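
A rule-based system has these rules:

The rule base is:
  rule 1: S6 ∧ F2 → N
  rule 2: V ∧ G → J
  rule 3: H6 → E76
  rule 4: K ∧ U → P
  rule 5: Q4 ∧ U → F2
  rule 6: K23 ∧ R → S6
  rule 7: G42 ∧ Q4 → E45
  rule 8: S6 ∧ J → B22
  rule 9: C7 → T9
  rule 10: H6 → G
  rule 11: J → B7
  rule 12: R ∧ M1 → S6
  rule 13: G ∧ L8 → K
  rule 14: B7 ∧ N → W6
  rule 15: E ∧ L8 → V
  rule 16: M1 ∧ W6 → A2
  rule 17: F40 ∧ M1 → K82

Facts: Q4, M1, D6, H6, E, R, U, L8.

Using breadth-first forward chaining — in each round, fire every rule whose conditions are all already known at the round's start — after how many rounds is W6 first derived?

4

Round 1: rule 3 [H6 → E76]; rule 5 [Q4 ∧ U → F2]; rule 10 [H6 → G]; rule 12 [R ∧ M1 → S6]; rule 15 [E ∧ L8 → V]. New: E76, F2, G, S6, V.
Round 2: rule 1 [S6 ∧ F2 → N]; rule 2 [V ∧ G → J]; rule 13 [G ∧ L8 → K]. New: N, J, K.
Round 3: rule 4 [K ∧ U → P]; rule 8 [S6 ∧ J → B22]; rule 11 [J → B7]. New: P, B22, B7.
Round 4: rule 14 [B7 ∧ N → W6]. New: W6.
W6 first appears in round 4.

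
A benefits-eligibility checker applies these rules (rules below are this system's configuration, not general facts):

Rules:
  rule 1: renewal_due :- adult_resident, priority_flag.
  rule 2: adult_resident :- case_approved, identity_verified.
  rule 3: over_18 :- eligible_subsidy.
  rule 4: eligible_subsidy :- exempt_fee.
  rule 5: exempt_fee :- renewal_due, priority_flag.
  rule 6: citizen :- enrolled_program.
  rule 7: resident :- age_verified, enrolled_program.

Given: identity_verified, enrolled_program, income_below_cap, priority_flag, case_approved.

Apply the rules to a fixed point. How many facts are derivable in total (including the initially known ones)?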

───

Problem details
Write down only the closing run of lines: the one containing "rule 3: over_18 :- eligible_subsidy." and every line after it to the end of the entries, exactly.

Result below
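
  rule 3: over_18 :- eligible_subsidy.
  rule 4: eligible_subsidy :- exempt_fee.
  rule 5: exempt_fee :- renewal_due, priority_flag.
  rule 6: citizen :- enrolled_program.
  rule 7: resident :- age_verified, enrolled_program.

Given: identity_verified, enrolled_program, income_below_cap, priority_flag, case_approved.

Apply the rules to a fixed point. How many facts are derivable in total (including the initially known ones)?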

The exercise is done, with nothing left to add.